Start of Given records

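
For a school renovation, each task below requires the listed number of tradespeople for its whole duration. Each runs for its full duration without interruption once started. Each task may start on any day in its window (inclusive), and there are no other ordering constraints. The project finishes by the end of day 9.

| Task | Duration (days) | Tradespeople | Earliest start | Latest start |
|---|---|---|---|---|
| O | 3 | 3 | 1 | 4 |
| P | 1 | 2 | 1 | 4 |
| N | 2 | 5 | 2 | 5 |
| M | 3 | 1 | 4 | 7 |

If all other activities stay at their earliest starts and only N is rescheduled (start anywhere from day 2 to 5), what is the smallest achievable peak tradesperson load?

N@2: d1:5  d2:8  d3:8  d4:1  d5:1  d6:1  d7:0  d8:0  d9:0 → peak 8
N@3: d1:5  d2:3  d3:8  d4:6  d5:1  d6:1  d7:0  d8:0  d9:0 → peak 8
N@4: d1:5  d2:3  d3:3  d4:6  d5:6  d6:1  d7:0  d8:0  d9:0 → peak 6
N@5: d1:5  d2:3  d3:3  d4:1  d5:6  d6:6  d7:0  d8:0  d9:0 → peak 6
Best is N@4, peak 6.

6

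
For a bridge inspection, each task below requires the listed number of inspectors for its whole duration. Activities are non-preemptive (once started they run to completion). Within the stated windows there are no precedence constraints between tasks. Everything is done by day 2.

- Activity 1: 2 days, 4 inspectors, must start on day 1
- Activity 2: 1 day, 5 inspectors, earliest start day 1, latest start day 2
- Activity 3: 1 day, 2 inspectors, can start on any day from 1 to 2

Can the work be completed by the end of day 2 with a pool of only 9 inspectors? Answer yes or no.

Schedule Activity 1@1, Activity 2@1, Activity 3@2: d1:9  d2:6 — peak 9 ≤ 9.

yes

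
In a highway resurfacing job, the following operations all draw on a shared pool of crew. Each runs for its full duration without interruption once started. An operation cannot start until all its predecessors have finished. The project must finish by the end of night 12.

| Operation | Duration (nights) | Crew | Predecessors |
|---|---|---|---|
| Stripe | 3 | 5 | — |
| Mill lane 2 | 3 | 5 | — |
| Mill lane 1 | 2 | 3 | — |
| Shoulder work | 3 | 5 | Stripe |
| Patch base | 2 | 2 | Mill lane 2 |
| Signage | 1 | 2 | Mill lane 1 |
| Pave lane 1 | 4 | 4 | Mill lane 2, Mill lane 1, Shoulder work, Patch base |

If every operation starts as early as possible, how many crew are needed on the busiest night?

13

Early-start schedule: Stripe@1, Mill lane 2@1, Mill lane 1@1, Shoulder work@4, Patch base@4, Signage@3, Pave lane 1@7.
Load per night: night 1: 13, night 2: 13, night 3: 12, night 4: 7, night 5: 7, night 6: 5, night 7: 4, night 8: 4, night 9: 4, night 10: 4, night 11: 0, night 12: 0.
Peak is 13.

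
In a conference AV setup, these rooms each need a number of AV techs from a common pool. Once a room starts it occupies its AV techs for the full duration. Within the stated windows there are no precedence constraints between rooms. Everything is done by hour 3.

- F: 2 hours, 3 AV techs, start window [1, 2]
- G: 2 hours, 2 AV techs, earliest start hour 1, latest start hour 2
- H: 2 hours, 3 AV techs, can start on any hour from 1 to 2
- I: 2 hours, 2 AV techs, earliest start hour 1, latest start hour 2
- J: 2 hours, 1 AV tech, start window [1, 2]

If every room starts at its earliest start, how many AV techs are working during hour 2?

11

At early start, hour 2 has: F, G, H, I, J.
Demand: 3 + 2 + 3 + 2 + 1 = 11.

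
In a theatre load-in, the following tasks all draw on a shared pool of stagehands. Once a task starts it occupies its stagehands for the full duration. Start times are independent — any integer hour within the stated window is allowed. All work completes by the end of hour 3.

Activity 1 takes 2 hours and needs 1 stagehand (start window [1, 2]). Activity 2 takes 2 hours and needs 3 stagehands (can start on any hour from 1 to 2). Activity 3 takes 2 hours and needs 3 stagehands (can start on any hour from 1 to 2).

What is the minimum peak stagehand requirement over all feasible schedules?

7

Schedule Activity 1@1, Activity 2@1, Activity 3@1: h1:7  h2:7  h3:0 — peak 7.
No arrangement of the 8 feasible schedules does better.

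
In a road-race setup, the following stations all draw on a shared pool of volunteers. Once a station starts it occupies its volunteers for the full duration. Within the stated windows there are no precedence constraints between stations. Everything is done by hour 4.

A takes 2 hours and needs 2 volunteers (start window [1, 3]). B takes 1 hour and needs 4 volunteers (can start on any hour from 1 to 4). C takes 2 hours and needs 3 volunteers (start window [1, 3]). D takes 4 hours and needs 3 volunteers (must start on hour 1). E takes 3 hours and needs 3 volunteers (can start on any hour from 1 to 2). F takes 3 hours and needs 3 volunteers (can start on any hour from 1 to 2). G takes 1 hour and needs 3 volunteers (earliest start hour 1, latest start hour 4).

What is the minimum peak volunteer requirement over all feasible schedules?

12

Early-start (A@1, B@1, C@1, D@1, E@1, F@1, G@1) gives peak 21: h1:21  h2:14  h3:9  h4:3.
Shift C→3, F→2, G→4.
Schedule A@1, B@1, C@3, D@1, E@1, F@2, G@4: h1:12  h2:11  h3:12  h4:12 — peak 12.
Total volunteer-hours = 47 over 4 hours ⇒ peak ≥ ⌈47/4⌉ = 12, so 12 is optimal.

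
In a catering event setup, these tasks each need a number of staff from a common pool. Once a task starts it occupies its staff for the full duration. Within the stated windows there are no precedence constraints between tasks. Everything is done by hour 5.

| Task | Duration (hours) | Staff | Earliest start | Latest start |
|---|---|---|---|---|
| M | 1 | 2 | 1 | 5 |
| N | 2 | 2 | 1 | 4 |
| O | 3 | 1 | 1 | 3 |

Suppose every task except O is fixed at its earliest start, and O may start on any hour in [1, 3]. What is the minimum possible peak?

4

O@1: h1:5  h2:3  h3:1  h4:0  h5:0 → peak 5
O@2: h1:4  h2:3  h3:1  h4:1  h5:0 → peak 4
O@3: h1:4  h2:2  h3:1  h4:1  h5:1 → peak 4
Best is O@2, peak 4.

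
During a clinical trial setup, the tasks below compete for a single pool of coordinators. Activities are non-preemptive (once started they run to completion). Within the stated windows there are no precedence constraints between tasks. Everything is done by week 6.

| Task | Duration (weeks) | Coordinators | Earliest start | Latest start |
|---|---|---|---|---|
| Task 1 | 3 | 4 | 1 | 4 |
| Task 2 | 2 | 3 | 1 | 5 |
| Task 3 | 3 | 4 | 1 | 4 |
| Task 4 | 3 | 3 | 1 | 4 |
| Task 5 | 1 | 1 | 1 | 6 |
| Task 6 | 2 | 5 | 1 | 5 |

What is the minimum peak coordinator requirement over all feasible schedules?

Early-start (Task 1@1, Task 2@1, Task 3@1, Task 4@1, Task 5@1, Task 6@1) gives peak 20: w1:20  w2:19  w3:11  w4:0  w5:0  w6:0.
Shift Task 3→4, Task 5→3, Task 6→4.
Schedule Task 1@1, Task 2@1, Task 3@4, Task 4@1, Task 5@3, Task 6@4: w1:10  w2:10  w3:8  w4:9  w5:9  w6:4 — peak 10.

10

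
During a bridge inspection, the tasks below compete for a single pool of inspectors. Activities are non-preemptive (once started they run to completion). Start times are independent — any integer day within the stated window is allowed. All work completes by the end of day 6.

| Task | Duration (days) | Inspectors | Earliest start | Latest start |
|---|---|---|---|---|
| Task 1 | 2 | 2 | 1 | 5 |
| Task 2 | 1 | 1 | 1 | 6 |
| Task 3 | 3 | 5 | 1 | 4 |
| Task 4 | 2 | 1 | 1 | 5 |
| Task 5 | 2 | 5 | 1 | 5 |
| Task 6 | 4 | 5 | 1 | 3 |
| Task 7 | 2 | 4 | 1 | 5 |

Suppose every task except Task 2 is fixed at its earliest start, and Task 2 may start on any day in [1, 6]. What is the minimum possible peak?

22

Task 2@1: d1:23  d2:22  d3:10  d4:5  d5:0  d6:0 → peak 23
Task 2@2: d1:22  d2:23  d3:10  d4:5  d5:0  d6:0 → peak 23
Task 2@3: d1:22  d2:22  d3:11  d4:5  d5:0  d6:0 → peak 22
Task 2@4: d1:22  d2:22  d3:10  d4:6  d5:0  d6:0 → peak 22
Task 2@5: d1:22  d2:22  d3:10  d4:5  d5:1  d6:0 → peak 22
Task 2@6: d1:22  d2:22  d3:10  d4:5  d5:0  d6:1 → peak 22
Best is Task 2@3, peak 22.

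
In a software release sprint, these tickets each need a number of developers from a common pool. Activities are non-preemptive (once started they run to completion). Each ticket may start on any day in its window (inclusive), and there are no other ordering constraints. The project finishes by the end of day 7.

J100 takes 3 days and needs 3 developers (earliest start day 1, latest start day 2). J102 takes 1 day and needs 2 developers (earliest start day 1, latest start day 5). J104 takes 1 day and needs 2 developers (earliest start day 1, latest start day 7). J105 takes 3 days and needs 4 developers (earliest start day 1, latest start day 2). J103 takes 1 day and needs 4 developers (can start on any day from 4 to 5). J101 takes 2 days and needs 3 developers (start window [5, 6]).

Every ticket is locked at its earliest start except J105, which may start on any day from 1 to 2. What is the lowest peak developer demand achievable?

J105@1: d1:11  d2:7  d3:7  d4:4  d5:3  d6:3  d7:0 → peak 11
J105@2: d1:7  d2:7  d3:7  d4:8  d5:3  d6:3  d7:0 → peak 8
Best is J105@2, peak 8.

8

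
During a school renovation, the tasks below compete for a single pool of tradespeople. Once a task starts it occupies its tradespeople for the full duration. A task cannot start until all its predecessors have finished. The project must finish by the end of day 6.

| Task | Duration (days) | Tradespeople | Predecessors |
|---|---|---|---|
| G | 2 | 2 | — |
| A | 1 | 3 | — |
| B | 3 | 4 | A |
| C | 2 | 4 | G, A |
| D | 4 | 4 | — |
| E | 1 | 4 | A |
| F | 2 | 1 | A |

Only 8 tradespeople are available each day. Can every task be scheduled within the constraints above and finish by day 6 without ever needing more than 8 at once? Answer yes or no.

no

Total tradesperson-days = 49; over 6 days the average is 49/6 > 8, so some day must exceed 8.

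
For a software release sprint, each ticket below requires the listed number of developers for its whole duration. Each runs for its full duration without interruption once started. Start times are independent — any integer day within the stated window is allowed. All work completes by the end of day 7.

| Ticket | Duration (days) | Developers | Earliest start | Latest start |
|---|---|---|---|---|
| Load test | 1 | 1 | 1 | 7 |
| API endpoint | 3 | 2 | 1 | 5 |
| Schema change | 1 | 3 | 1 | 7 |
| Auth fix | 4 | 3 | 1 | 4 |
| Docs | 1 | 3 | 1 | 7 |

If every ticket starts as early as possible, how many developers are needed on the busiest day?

12

Early-start schedule: Load test@1, API endpoint@1, Schema change@1, Auth fix@1, Docs@1.
Load per day: day 1: 12, day 2: 5, day 3: 5, day 4: 3, day 5: 0, day 6: 0, day 7: 0.
Peak is 12.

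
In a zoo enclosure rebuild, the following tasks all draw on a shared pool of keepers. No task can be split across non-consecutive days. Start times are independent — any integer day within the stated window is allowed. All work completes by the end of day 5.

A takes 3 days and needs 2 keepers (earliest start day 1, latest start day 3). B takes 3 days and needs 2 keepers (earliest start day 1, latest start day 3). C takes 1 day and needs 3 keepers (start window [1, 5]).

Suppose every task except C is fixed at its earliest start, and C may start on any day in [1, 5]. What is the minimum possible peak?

4

C@1: d1:7  d2:4  d3:4  d4:0  d5:0 → peak 7
C@2: d1:4  d2:7  d3:4  d4:0  d5:0 → peak 7
C@3: d1:4  d2:4  d3:7  d4:0  d5:0 → peak 7
C@4: d1:4  d2:4  d3:4  d4:3  d5:0 → peak 4
C@5: d1:4  d2:4  d3:4  d4:0  d5:3 → peak 4
Best is C@4, peak 4.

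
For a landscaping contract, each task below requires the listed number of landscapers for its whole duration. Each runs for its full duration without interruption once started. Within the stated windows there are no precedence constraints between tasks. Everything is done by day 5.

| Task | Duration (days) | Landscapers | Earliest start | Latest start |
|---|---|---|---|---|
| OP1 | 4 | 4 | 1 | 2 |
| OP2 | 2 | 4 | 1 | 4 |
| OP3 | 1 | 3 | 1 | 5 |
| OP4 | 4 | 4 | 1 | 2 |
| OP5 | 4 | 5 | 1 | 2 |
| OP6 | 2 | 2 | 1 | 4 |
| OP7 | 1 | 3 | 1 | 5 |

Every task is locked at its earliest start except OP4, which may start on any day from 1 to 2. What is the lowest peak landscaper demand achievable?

21

OP4@1: d1:25  d2:19  d3:13  d4:13  d5:0 → peak 25
OP4@2: d1:21  d2:19  d3:13  d4:13  d5:4 → peak 21
Best is OP4@2, peak 21.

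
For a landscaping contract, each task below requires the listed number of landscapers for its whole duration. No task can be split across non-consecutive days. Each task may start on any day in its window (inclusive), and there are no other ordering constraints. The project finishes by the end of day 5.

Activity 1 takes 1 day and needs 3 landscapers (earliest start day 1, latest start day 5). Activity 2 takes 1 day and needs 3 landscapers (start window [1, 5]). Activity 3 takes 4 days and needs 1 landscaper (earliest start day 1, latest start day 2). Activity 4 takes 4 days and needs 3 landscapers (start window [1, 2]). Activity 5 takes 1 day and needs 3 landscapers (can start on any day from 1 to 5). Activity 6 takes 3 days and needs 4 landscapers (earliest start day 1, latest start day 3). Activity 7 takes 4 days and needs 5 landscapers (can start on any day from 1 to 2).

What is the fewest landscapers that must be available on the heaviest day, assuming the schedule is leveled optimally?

13

Early-start (Activity 1@1, Activity 2@1, Activity 3@1, Activity 4@1, Activity 5@1, Activity 6@1, Activity 7@1) gives peak 22: d1:22  d2:13  d3:13  d4:9  d5:0.
Shift Activity 6→2, Activity 7→2.
Schedule Activity 1@1, Activity 2@1, Activity 3@1, Activity 4@1, Activity 5@1, Activity 6@2, Activity 7@2: d1:13  d2:13  d3:13  d4:13  d5:5 — peak 13.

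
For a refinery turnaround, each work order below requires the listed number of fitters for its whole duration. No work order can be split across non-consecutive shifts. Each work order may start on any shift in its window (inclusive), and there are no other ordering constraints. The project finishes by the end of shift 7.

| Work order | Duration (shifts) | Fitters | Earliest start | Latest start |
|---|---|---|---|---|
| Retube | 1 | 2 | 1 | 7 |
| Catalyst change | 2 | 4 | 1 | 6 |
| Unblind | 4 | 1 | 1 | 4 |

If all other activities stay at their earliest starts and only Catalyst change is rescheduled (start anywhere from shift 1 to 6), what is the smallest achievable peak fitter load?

4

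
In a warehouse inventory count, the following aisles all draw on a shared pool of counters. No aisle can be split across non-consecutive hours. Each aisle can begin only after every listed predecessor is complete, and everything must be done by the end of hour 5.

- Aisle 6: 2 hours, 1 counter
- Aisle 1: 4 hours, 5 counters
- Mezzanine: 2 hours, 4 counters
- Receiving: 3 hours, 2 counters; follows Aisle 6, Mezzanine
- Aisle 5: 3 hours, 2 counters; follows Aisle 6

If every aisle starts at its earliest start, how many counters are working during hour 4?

At early start, hour 4 has: Aisle 1, Receiving, Aisle 5.
Demand: 5 + 2 + 2 = 9.

9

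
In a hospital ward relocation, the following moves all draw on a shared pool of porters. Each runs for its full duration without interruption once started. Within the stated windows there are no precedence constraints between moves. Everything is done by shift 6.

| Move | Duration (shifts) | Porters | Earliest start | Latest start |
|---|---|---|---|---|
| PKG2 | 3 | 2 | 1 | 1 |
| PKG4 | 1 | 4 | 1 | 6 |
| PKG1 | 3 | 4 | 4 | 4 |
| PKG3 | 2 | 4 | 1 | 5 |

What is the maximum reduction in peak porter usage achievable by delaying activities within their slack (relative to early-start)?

4

Early-start peak: s1:10  s2:6  s3:2  s4:4  s5:4  s6:4 ⇒ 10.
Leveled (PKG2@1, PKG4@1, PKG1@4, PKG3@2): s1:6  s2:6  s3:6  s4:4  s5:4  s6:4 ⇒ 6.
Reduction 10 − 6 = 4.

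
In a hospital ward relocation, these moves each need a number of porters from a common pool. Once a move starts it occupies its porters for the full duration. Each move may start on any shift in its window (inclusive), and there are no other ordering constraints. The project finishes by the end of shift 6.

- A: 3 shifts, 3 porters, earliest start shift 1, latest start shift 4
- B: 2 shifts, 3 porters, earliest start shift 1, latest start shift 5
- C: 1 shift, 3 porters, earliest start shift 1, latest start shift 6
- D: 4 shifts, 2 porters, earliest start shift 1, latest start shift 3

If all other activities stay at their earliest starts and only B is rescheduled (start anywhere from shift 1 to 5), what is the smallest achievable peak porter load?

B@1: s1:11  s2:8  s3:5  s4:2  s5:0  s6:0 → peak 11
B@2: s1:8  s2:8  s3:8  s4:2  s5:0  s6:0 → peak 8
B@3: s1:8  s2:5  s3:8  s4:5  s5:0  s6:0 → peak 8
B@4: s1:8  s2:5  s3:5  s4:5  s5:3  s6:0 → peak 8
B@5: s1:8  s2:5  s3:5  s4:2  s5:3  s6:3 → peak 8
Best is B@2, peak 8.

8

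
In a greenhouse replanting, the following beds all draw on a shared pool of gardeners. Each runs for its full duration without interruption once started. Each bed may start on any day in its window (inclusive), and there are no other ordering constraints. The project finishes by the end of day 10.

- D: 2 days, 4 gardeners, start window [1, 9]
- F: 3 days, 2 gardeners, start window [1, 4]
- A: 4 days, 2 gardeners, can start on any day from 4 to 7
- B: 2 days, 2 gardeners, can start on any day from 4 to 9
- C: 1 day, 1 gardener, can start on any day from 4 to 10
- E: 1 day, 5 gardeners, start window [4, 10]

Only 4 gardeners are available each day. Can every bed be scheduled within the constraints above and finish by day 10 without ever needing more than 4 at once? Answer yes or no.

no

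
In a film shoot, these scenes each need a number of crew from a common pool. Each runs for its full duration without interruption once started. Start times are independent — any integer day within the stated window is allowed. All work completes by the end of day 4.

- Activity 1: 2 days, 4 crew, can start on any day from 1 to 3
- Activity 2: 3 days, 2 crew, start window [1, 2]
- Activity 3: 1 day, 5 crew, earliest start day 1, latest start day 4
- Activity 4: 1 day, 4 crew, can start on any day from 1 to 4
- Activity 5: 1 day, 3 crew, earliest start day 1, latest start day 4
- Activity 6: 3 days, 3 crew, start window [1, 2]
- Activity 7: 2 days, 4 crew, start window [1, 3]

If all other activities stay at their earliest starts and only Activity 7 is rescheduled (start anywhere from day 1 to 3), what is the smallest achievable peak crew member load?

21

Activity 7@1: d1:25  d2:13  d3:5  d4:0 → peak 25
Activity 7@2: d1:21  d2:13  d3:9  d4:0 → peak 21
Activity 7@3: d1:21  d2:9  d3:9  d4:4 → peak 21
Best is Activity 7@2, peak 21.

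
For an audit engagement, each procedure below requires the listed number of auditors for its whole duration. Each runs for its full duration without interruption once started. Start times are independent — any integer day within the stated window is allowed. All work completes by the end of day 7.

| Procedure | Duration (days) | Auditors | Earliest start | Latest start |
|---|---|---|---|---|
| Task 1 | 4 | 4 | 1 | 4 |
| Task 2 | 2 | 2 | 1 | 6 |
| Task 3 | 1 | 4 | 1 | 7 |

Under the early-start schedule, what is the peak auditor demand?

Early-start schedule: Task 1@1, Task 2@1, Task 3@1.
Load per day: day 1: 10, day 2: 6, day 3: 4, day 4: 4, day 5: 0, day 6: 0, day 7: 0.
Peak is 10.

10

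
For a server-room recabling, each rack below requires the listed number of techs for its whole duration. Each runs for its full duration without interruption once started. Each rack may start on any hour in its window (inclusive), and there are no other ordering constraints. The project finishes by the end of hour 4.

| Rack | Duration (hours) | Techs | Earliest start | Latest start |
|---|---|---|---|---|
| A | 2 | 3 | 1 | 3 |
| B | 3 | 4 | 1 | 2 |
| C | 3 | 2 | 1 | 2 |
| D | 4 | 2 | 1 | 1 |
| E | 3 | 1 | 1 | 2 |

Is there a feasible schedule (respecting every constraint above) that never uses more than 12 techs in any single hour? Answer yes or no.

yes

Schedule A@1, B@1, C@1, D@1, E@1: h1:12  h2:12  h3:9  h4:2 — peak 12 ≤ 12.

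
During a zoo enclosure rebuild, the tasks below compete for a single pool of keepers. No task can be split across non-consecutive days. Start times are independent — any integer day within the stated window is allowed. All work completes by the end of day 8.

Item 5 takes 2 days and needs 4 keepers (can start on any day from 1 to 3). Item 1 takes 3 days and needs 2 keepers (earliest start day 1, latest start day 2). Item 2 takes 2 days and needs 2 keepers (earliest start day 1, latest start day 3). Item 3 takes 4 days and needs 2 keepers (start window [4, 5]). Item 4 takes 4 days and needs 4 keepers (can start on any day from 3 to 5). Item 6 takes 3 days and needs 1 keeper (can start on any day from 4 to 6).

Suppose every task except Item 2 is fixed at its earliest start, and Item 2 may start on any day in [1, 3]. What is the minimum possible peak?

8

Item 2@1: d1:8  d2:8  d3:6  d4:7  d5:7  d6:7  d7:2  d8:0 → peak 8
Item 2@2: d1:6  d2:8  d3:8  d4:7  d5:7  d6:7  d7:2  d8:0 → peak 8
Item 2@3: d1:6  d2:6  d3:8  d4:9  d5:7  d6:7  d7:2  d8:0 → peak 9
Best is Item 2@1, peak 8.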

End of Given records

• **About this task**: Could you repeat exactly the lines in the listing above from the one with "Task 3 | 1 |" down to the one with "During a zoo"? Include both of those lines.

• **Result for this task**:
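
| Task 3 | 1 | 4 | 1 | 7 |

Under the early-start schedule, what is the peak auditor demand?

Early-start schedule: Task 1@1, Task 2@1, Task 3@1.
Load per day: day 1: 10, day 2: 6, day 3: 4, day 4: 4, day 5: 0, day 6: 0, day 7: 0.
Peak is 10.

10

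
For a server-room recabling, each rack below requires the listed number of techs for its whole duration. Each runs for its full duration without interruption once started. Each rack may start on any hour in its window (inclusive), and there are no other ordering constraints. The project finishes by the end of hour 4.

| Rack | Duration (hours) | Techs | Earliest start | Latest start |
|---|---|---|---|---|
| A | 2 | 3 | 1 | 3 |
| B | 3 | 4 | 1 | 2 |
| C | 3 | 2 | 1 | 2 |
| D | 4 | 2 | 1 | 1 |
| E | 3 | 1 | 1 | 2 |

Is there a feasible schedule (respecting every constraint above) that never uses more than 12 techs in any single hour? Answer yes or no.

yes

Schedule A@1, B@1, C@1, D@1, E@1: h1:12  h2:12  h3:9  h4:2 — peak 12 ≤ 12.

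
During a zoo enclosure rebuild, the tasks below compete for a single pool of keepers. No task can be split across non-consecutive days. Start times are independent — any integer day within the stated window is allowed. All work completes by the end of day 8.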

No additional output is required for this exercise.